▶ [Brief]
Every line of the entries that holds the word "possibility" is to be copied.

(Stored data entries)

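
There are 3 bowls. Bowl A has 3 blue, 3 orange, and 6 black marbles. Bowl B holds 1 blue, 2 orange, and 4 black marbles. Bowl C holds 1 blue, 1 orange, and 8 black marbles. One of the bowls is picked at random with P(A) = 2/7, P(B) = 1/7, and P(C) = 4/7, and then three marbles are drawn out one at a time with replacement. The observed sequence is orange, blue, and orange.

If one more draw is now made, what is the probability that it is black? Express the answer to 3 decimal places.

0.543

Under each hypothesis, the probability of the observed sequence is: P(data | bowl A) = (3/12)(3/12)(3/12) = 0.015625; P(data | bowl B) = (2/7)(1/7)(2/7) = 0.011662; P(data | bowl C) = (1/10)(1/10)(1/10) = 0.001.
The prior-weighted likelihoods are 2/7 · 0.015625 = 0.0044643, 1/7 · 0.011662 = 0.001666, 4/7 · 0.001 = 0.00057143; with total 0.0067017.
Normalising, the posterior is P(bowl A | data) = 0.66614, P(bowl B | data) = 0.24859, P(bowl C | data) = 0.085266.
The predictive probability is P(black next | data) = (1/2)(0.66614) + (4/7)(0.24859) + (4/5)(0.085266) = 0.54334.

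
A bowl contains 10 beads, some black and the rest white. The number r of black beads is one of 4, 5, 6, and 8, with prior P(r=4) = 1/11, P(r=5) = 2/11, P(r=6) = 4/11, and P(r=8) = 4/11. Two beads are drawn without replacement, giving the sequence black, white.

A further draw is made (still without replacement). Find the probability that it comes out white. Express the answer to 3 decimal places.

0.359

Compute the likelihood of the observed sequence for each case: P(data | r = 4) = (4/10)(6/9) = 4/15; P(data | r = 5) = (5/10)(5/9) = 5/18; P(data | r = 6) = (6/10)(4/9) = 4/15; P(data | r = 8) = (8/10)(2/9) = 8/45.
The prior-weighted likelihoods are 1/11 · 4/15 = 4/165, 2/11 · 5/18 = 5/99, 4/11 · 4/15 = 16/165, 4/11 · 8/45 = 32/495; these sum to 13/55.
Dividing through by the total gives posterior P(r = 4 | data) = 4/39, P(r = 5 | data) = 25/117, P(r = 6 | data) = 16/39, P(r = 8 | data) = 32/117.
Averaging over the posterior, P(white next | data) = (5/8)(4/39) + (1/2)(25/117) + (3/8)(16/39) + (1/8)(32/117) = 14/39.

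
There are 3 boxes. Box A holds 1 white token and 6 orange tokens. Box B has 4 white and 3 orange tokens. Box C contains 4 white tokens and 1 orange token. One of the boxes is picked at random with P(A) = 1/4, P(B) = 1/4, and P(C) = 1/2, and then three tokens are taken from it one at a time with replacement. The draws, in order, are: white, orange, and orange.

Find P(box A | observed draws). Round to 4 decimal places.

0.3832

The likelihood of the observed sequence under each hypothesis: P(data | box A) = (1/7)(6/7)(6/7) = 0.10496; P(data | box B) = (4/7)(3/7)(3/7) = 0.10496; P(data | box C) = (4/5)(1/5)(1/5) = 0.032.
Multiplying each by its prior: 1/4 · 0.10496 = 0.026239, 1/4 · 0.10496 = 0.026239, 1/2 · 0.032 = 0.016; summing to 0.068478.
So P(box A | data) = (0.026239) / (0.068478) = 0.38317.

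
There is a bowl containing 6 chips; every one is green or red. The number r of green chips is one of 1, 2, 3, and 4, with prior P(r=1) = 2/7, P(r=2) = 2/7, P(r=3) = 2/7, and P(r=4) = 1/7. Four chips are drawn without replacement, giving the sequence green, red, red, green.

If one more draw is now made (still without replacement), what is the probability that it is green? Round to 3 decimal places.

0.417

Under each hypothesis, the probability of the observed sequence is: P(data | r = 1) = (1/6)(5/5)(4/4)(0/3) = 0; P(data | r = 2) = (2/6)(4/5)(3/4)(1/3) = 1/15; P(data | r = 3) = (3/6)(3/5)(2/4)(2/3) = 1/10; P(data | r = 4) = (4/6)(2/5)(1/4)(3/3) = 1/15.
Weighting by the prior gives 2/7 · 0 = 0, 2/7 · 1/15 = 2/105, 2/7 · 1/10 = 1/35, 1/7 · 1/15 = 1/105; summing to 2/35.
Normalising, the posterior is P(r = 1 | data) = 0, P(r = 2 | data) = 1/3, P(r = 3 | data) = 1/2, P(r = 4 | data) = 1/6.
So P(green next | data) = Σ P(green next | H) P(H | data) = (0)(1/3) + (1/2)(1/2) + (1)(1/6) = 5/12.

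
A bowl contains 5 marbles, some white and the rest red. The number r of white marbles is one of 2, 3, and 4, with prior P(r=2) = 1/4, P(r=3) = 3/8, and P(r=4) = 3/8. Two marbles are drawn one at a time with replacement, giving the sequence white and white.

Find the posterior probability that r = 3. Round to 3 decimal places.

0.325

Compute the likelihood of the observed sequence for each case: P(data | r = 2) = (2/5)(2/5) = 4/25; P(data | r = 3) = (3/5)(3/5) = 9/25; P(data | r = 4) = (4/5)(4/5) = 16/25.
The prior-weighted likelihoods are 1/4 · 4/25 = 1/25, 3/8 · 9/25 = 27/200, 3/8 · 16/25 = 6/25; with total 83/200.
Hence P(r = 3 | data) = (27/200) / (83/200) = 27/83.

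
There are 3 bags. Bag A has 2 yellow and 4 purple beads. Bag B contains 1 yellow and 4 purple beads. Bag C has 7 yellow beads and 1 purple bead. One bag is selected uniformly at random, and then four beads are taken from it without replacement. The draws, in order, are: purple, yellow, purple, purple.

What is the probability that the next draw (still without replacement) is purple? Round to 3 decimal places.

0.800

The likelihood of the observed sequence under each hypothesis: P(data | bag A) = (4/6)(2/5)(3/4)(2/3) = 2/15; P(data | bag B) = (4/5)(1/4)(3/3)(2/2) = 1/5; P(data | bag C) = (1/8)(7/7)(0/6) = 0.
Multiplying each by its prior: 1/3 · 2/15 = 2/45, 1/3 · 1/5 = 1/15, 1/3 · 0 = 0; with total 1/9.
Dividing through by the total gives posterior P(bag A | data) = 2/5, P(bag B | data) = 3/5, P(bag C | data) = 0.
The predictive probability is P(purple next | data) = (1/2)(2/5) + (1)(3/5) = 4/5.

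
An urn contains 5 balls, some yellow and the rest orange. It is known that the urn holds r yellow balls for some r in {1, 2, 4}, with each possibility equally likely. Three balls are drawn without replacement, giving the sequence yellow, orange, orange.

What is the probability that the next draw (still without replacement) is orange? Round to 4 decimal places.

Under each hypothesis, the probability of the observed sequence is: P(data | r = 1) = (1/5)(4/4)(3/3) = 1/5; P(data | r = 2) = (2/5)(3/4)(2/3) = 1/5; P(data | r = 4) = (4/5)(1/4)(0/3) = 0.
Weighting by the prior gives 1/3 · 1/5 = 1/15, 1/3 · 1/5 = 1/15, 1/3 · 0 = 0; with total 2/15.
Normalising, the posterior is P(r = 1 | data) = 1/2, P(r = 2 | data) = 1/2, P(r = 4 | data) = 0.
So P(orange next | data) = Σ P(orange next | H) P(H | data) = (1)(1/2) + (1/2)(1/2) = 3/4.

0.7500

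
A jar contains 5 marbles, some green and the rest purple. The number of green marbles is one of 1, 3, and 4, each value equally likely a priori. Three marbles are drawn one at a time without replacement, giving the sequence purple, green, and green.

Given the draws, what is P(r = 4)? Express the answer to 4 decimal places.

0.5000

The likelihood of the observed sequence under each hypothesis: P(data | r = 1) = (4/5)(1/4)(0/3) = 0; P(data | r = 3) = (2/5)(3/4)(2/3) = 1/5; P(data | r = 4) = (1/5)(4/4)(3/3) = 1/5.
The prior-weighted likelihoods are 1/3 · 0 = 0, 1/3 · 1/5 = 1/15, 1/3 · 1/5 = 1/15; with total 2/15.
By Bayes' rule, P(r = 4 | data) = (1/15) / (2/15) = 1/2.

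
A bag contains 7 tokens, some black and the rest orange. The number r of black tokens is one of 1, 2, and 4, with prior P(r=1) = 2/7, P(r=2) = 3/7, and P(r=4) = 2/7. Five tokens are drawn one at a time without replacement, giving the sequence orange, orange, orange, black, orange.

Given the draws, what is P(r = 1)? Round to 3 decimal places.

0.500

Compute the likelihood of the observed sequence for each case: P(data | r = 1) = (6/7)(5/6)(4/5)(1/4)(3/3) = 1/7; P(data | r = 2) = (5/7)(4/6)(3/5)(2/4)(2/3) = 2/21; P(data | r = 4) = (3/7)(2/6)(1/5)(4/4)(0/3) = 0.
The prior-weighted likelihoods are 2/7 · 1/7 = 2/49, 3/7 · 2/21 = 2/49, 2/7 · 0 = 0; with total 4/49.
Hence P(r = 1 | data) = (2/49) / (4/49) = 1/2.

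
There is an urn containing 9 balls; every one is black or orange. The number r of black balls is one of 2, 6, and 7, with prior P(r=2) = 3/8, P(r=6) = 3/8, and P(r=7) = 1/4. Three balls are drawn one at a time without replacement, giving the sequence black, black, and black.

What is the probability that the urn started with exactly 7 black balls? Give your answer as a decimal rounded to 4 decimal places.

0.5385

For each hypothesis, P(data | H) works out to: P(data | r = 2) = (2/9)(1/8)(0/7) = 0; P(data | r = 6) = (6/9)(5/8)(4/7) = 5/21; P(data | r = 7) = (7/9)(6/8)(5/7) = 5/12.
Multiplying each by its prior: 3/8 · 0 = 0, 3/8 · 5/21 = 5/56, 1/4 · 5/12 = 5/48; these sum to 65/336.
Therefore the posterior P(r = 7 | data) = (5/48) / (65/336) = 7/13.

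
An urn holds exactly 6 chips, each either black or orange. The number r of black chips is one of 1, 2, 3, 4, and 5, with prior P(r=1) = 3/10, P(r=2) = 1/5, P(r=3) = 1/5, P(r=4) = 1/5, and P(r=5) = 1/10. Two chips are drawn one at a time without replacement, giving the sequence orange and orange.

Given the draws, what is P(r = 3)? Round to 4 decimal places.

Under each hypothesis, the probability of the observed sequence is: P(data | r = 1) = (5/6)(4/5) = 2/3; P(data | r = 2) = (4/6)(3/5) = 2/5; P(data | r = 3) = (3/6)(2/5) = 1/5; P(data | r = 4) = (2/6)(1/5) = 1/15; P(data | r = 5) = (1/6)(0/5) = 0.
Weighting by the prior gives 3/10 · 2/3 = 1/5, 1/5 · 2/5 = 2/25, 1/5 · 1/5 = 1/25, 1/5 · 1/15 = 1/75, 1/10 · 0 = 0; these sum to 1/3.
So P(r = 3 | data) = (1/25) / (1/3) = 3/25.

0.1200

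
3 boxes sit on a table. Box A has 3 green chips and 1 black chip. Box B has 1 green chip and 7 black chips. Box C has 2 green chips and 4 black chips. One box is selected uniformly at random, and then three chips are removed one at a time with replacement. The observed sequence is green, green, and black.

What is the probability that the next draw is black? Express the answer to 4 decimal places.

0.4226

Compute the likelihood of the observed sequence for each case: P(data | box A) = (3/4)(3/4)(1/4) = 0.14062; P(data | box B) = (1/8)(1/8)(7/8) = 0.013672; P(data | box C) = (2/6)(2/6)(4/6) = 0.074074.
Multiplying each by its prior: 1/3 · 0.14062 = 0.046875, 1/3 · 0.013672 = 0.0045573, 1/3 · 0.074074 = 0.024691; these sum to 0.076124.
Normalising, the posterior is P(box A | data) = 0.61577, P(box B | data) = 0.059867, P(box C | data) = 0.32436.
Averaging over the posterior, P(black next | data) = (1/4)(0.61577) + (7/8)(0.059867) + (2/3)(0.32436) = 0.42257.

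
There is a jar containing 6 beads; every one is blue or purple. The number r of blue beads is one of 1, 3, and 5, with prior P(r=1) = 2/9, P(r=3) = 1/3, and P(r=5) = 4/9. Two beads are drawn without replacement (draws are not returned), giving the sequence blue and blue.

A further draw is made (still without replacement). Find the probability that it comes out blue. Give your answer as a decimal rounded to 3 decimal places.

0.658

The likelihood of the observed sequence under each hypothesis: P(data | r = 1) = (1/6)(0/5) = 0; P(data | r = 3) = (3/6)(2/5) = 1/5; P(data | r = 5) = (5/6)(4/5) = 2/3.
The prior-weighted likelihoods are 2/9 · 0 = 0, 1/3 · 1/5 = 1/15, 4/9 · 2/3 = 8/27; these sum to 49/135.
Dividing through by the total gives posterior P(r = 1 | data) = 0, P(r = 3 | data) = 9/49, P(r = 5 | data) = 40/49.
Averaging over the posterior, P(blue next | data) = (1/4)(9/49) + (3/4)(40/49) = 129/196.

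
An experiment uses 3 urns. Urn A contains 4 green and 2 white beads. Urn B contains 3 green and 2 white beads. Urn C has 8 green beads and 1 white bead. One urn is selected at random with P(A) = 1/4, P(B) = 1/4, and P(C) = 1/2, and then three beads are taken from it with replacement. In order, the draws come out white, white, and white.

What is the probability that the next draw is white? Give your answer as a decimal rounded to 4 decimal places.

0.3686

Compute the likelihood of the observed sequence for each case: P(data | urn A) = (2/6)(2/6)(2/6) = 0.037037; P(data | urn B) = (2/5)(2/5)(2/5) = 0.064; P(data | urn C) = (1/9)(1/9)(1/9) = 0.0013717.
The prior-weighted likelihoods are 1/4 · 0.037037 = 0.0092593, 1/4 · 0.064 = 0.016, 1/2 · 0.0013717 = 0.00068587; summing to 0.025945.
Dividing through by the total gives posterior P(urn A | data) = 0.35688, P(urn B | data) = 0.61669, P(urn C | data) = 0.026435.
Averaging over the posterior, P(white next | data) = (1/3)(0.35688) + (2/5)(0.61669) + (1/9)(0.026435) = 0.36857.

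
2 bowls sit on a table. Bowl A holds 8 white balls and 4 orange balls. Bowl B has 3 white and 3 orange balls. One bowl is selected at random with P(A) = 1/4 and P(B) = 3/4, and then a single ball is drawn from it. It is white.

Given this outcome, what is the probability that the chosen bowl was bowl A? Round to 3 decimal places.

0.308

Compute the likelihood of this draw for each case: P(data | bowl A) = (8/12) = 2/3; P(data | bowl B) = (3/6) = 1/2.
Weighting by the prior gives 1/4 · 2/3 = 1/6, 3/4 · 1/2 = 3/8; these sum to 13/24.
So P(bowl A | data) = (1/6) / (13/24) = 4/13.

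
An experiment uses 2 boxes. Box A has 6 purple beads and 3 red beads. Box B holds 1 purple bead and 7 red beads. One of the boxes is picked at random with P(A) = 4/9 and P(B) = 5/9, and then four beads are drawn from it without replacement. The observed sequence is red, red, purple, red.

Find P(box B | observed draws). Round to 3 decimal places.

0.929

Compute the likelihood of the observed sequence for each case: P(data | box A) = (3/9)(2/8)(6/7)(1/6) = 0.011905; P(data | box B) = (7/8)(6/7)(1/6)(5/5) = 0.125.
The prior-weighted likelihoods are 4/9 · 0.011905 = 0.005291, 5/9 · 0.125 = 0.069444; these sum to 0.074735.
Therefore the posterior P(box B | data) = (0.069444) / (0.074735) = 0.9292.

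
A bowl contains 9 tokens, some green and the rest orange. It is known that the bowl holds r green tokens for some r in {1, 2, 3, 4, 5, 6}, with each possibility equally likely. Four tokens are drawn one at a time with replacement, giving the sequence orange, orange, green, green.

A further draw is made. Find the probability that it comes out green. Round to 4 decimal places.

0.4536

For each hypothesis, P(data | H) works out to: P(data | r = 1) = (8/9)(8/9)(1/9)(1/9) = 0.0097546; P(data | r = 2) = (7/9)(7/9)(2/9)(2/9) = 0.029873; P(data | r = 3) = (6/9)(6/9)(3/9)(3/9) = 0.049383; P(data | r = 4) = (5/9)(5/9)(4/9)(4/9) = 0.060966; P(data | r = 5) = (4/9)(4/9)(5/9)(5/9) = 0.060966; P(data | r = 6) = (3/9)(3/9)(6/9)(6/9) = 0.049383.
The prior-weighted likelihoods are 1/6 · 0.0097546 = 0.0016258, 1/6 · 0.029873 = 0.0049789, 1/6 · 0.049383 = 0.0082305, 1/6 · 0.060966 = 0.010161, 1/6 · 0.060966 = 0.010161, 1/6 · 0.049383 = 0.0082305; summing to 0.043388.
Dividing through by the total gives posterior P(r = 1 | data) = 0.037471, P(r = 2 | data) = 0.11475, P(r = 3 | data) = 0.1897, P(r = 4 | data) = 0.23419, P(r = 5 | data) = 0.23419, P(r = 6 | data) = 0.1897.
The predictive probability is P(green next | data) = (1/9)(0.037471) + (2/9)(0.11475) + (1/3)(0.1897) + (4/9)(0.23419) + (5/9)(0.23419) + (2/3)(0.1897) = 0.45355.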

▶ [Expected answer]
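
An urn contains 5 balls, some yellow and the rest orange. It is known that the urn holds r yellow balls for some r in {1, 2, 4}, with each possibility equally likely. Three balls are drawn without replacement, giving the sequence yellow, orange, orange.
A bowl contains 9 tokens, some green and the rest orange. It is known that the bowl holds r green tokens for some r in {1, 2, 3, 4, 5, 6}, with each possibility equally likely. Four tokens are drawn one at a time with replacement, giving the sequence orange, orange, green, green.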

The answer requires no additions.